Task:
Go over the entries below line by line, copying each one that contains the word "come".

Dataset items

....

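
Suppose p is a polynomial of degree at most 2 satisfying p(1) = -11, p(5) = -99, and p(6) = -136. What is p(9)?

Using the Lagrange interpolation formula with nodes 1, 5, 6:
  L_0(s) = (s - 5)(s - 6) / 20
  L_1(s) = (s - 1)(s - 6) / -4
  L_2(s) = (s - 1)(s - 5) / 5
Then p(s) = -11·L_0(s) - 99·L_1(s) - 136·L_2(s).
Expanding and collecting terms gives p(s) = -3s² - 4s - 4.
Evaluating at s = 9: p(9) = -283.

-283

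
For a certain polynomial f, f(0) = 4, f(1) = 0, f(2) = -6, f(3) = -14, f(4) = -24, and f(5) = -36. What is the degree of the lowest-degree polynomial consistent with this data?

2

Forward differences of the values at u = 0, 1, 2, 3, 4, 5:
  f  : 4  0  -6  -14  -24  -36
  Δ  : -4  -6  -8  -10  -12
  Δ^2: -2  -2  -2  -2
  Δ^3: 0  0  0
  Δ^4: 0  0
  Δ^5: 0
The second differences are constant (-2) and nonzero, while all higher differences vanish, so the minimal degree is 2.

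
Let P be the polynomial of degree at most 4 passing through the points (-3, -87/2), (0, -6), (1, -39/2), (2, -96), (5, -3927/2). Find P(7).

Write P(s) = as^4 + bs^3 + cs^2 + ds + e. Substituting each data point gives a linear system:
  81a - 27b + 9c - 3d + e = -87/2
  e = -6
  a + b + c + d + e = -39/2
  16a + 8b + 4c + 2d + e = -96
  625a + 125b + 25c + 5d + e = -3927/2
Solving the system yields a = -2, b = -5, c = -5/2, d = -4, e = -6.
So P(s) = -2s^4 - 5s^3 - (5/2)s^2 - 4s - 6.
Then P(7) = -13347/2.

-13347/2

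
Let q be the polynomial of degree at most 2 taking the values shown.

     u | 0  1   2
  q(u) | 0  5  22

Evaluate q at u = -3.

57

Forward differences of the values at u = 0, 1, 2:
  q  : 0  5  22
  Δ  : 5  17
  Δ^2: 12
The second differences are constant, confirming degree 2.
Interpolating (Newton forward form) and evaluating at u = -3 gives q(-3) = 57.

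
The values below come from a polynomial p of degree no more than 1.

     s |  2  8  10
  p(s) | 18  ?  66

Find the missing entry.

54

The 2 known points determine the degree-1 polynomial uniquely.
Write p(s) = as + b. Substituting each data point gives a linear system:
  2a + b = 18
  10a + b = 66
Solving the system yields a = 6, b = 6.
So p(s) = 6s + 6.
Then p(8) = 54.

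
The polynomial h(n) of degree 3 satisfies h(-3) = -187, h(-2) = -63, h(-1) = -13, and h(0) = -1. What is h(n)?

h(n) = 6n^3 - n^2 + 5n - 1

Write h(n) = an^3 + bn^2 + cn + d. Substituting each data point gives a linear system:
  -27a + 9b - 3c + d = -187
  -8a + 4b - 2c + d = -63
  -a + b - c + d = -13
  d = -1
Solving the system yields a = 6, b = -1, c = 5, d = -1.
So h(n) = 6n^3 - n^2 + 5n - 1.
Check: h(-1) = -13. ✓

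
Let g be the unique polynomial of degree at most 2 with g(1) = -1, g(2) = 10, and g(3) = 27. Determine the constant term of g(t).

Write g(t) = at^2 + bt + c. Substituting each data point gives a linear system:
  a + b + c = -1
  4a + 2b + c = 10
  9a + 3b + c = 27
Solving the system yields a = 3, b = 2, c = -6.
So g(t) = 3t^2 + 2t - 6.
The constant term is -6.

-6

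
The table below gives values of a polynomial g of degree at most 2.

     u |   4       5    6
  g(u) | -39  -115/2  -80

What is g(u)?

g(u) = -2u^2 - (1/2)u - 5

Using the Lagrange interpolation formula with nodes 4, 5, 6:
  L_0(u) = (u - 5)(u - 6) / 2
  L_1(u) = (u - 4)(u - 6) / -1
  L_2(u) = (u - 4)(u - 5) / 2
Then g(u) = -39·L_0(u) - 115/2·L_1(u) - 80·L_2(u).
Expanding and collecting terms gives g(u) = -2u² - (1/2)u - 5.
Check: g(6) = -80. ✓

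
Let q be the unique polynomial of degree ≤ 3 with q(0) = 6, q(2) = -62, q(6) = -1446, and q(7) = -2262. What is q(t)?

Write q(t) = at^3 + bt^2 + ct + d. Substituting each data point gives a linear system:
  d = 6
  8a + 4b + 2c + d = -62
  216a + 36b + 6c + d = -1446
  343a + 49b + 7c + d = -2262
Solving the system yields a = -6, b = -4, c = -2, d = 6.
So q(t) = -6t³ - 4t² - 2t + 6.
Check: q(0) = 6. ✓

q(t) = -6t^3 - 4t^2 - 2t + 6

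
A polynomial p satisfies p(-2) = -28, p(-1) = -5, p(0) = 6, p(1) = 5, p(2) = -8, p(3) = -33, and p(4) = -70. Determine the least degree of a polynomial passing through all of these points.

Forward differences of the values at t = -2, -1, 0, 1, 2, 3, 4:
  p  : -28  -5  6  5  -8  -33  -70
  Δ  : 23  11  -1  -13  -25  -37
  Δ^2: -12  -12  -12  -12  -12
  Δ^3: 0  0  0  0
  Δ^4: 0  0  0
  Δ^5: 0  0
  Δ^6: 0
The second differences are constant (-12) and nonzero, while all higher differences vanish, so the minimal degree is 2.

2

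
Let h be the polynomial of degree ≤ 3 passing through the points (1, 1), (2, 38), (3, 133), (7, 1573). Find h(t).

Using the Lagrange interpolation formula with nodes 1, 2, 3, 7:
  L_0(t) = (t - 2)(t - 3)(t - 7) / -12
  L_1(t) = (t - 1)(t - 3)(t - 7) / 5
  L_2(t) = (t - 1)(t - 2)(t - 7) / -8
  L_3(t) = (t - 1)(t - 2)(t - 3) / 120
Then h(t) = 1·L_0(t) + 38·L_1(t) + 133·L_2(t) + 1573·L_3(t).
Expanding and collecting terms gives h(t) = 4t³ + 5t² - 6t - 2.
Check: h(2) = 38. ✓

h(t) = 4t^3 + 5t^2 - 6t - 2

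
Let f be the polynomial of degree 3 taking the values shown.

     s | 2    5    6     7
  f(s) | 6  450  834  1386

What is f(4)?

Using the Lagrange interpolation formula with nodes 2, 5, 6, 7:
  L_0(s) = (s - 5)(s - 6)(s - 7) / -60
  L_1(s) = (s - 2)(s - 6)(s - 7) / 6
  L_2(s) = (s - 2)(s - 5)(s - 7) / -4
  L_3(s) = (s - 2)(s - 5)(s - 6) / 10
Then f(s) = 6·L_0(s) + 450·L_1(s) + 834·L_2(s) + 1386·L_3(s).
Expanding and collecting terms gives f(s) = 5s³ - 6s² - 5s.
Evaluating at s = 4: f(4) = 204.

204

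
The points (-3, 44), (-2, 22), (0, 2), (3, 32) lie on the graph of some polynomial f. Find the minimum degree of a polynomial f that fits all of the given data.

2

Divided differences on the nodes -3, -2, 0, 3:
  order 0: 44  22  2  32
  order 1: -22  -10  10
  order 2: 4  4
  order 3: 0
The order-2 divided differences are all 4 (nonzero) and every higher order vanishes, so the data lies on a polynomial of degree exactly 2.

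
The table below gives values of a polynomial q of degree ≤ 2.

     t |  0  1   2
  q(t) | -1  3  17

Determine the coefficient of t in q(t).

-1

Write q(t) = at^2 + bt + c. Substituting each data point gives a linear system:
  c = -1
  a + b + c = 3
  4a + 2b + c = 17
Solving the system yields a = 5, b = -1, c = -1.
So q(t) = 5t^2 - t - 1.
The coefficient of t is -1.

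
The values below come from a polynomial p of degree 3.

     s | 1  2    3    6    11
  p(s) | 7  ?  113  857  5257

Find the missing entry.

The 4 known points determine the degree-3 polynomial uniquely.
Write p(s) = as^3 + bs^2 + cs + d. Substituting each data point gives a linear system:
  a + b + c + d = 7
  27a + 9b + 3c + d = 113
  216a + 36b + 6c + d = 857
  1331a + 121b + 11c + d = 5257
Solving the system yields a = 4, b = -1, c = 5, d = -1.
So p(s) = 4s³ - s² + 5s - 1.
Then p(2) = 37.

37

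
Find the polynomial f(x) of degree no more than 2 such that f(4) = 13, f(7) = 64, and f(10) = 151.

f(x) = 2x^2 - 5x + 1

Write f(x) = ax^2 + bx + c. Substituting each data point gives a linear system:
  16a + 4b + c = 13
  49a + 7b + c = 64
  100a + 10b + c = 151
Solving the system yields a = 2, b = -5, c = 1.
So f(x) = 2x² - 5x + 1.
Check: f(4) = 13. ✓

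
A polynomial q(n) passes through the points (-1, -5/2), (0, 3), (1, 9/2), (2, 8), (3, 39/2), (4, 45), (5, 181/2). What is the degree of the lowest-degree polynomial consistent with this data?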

....

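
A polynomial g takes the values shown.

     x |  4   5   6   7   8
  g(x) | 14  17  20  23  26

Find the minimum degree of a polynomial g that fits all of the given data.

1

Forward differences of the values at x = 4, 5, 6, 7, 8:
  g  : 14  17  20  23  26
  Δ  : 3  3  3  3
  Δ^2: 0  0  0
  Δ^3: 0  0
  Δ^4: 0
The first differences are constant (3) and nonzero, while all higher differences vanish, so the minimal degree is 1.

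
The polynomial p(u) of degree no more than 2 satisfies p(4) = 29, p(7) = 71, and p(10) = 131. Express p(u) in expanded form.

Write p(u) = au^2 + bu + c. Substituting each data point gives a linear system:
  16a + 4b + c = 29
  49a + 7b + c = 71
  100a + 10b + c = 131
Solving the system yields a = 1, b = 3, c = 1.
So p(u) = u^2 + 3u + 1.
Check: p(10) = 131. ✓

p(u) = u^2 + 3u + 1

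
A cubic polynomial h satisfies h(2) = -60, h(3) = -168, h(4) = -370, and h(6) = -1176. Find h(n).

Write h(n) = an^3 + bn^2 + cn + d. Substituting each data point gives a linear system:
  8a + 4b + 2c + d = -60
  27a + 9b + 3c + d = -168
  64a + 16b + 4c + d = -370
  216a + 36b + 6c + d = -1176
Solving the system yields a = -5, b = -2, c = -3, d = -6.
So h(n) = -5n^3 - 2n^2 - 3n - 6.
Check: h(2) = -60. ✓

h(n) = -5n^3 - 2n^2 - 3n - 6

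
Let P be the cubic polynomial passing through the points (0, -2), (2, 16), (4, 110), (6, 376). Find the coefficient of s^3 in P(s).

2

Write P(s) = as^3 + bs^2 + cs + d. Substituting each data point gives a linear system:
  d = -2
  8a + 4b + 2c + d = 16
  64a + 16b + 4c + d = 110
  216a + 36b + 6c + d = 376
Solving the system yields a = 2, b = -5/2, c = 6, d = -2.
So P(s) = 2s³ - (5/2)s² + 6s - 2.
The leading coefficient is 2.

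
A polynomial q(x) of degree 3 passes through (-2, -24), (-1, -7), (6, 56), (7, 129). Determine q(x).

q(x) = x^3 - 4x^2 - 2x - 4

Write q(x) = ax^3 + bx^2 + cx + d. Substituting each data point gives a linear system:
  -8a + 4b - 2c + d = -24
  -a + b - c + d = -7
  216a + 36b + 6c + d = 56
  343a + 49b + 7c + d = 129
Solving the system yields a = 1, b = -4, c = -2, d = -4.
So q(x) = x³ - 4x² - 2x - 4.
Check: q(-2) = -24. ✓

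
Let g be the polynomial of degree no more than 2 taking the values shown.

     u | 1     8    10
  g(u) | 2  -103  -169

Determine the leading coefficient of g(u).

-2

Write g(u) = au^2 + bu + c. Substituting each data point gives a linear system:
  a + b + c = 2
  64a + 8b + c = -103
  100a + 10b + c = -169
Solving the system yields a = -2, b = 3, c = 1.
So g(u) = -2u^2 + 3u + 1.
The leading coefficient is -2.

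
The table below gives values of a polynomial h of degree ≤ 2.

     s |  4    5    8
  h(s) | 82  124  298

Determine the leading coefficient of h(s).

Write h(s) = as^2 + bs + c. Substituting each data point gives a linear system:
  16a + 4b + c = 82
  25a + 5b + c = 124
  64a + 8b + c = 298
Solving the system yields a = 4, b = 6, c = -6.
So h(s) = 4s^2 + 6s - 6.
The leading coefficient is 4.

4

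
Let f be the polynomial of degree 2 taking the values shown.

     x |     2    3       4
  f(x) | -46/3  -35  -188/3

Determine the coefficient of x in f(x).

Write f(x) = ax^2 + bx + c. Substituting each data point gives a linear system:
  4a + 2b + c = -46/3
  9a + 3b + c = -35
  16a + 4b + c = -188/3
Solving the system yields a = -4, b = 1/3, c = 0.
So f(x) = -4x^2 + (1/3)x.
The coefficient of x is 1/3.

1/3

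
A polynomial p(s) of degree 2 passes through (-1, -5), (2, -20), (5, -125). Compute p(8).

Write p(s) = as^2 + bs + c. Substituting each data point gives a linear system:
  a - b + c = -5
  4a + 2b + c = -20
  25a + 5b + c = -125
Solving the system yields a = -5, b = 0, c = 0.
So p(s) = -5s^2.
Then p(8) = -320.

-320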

....

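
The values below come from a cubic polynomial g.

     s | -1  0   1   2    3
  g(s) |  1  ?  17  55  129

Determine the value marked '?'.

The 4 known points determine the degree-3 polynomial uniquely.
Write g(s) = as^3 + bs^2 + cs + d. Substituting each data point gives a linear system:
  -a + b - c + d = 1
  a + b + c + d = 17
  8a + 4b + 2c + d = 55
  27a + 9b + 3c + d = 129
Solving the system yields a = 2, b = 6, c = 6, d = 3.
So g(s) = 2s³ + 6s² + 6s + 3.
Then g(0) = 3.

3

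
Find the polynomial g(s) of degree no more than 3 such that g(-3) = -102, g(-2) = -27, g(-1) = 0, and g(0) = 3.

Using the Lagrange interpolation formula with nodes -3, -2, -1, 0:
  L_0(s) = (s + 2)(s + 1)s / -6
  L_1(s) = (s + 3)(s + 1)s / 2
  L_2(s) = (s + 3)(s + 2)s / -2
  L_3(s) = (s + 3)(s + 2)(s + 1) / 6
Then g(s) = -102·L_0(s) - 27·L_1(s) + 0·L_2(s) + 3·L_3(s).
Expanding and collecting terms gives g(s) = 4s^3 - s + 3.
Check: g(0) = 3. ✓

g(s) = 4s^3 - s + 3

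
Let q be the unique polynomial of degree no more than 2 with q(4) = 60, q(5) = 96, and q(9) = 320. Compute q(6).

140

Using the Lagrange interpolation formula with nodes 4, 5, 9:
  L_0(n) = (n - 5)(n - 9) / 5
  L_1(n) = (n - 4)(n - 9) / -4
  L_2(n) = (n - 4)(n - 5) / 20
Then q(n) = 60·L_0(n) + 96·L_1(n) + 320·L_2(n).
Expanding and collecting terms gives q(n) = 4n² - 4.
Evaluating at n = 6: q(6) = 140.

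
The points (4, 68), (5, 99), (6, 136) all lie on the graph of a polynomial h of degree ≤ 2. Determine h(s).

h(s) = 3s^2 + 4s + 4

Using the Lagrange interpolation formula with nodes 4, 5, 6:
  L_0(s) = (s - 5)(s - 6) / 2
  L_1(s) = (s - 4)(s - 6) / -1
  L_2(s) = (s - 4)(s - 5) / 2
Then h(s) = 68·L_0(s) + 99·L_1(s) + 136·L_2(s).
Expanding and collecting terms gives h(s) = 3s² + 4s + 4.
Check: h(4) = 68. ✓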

....

Reply:
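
The values below come from a polynomial p of degree no more than 1.
The values below come from a polynomial p of degree 3.
The values below come from a cubic polynomial g.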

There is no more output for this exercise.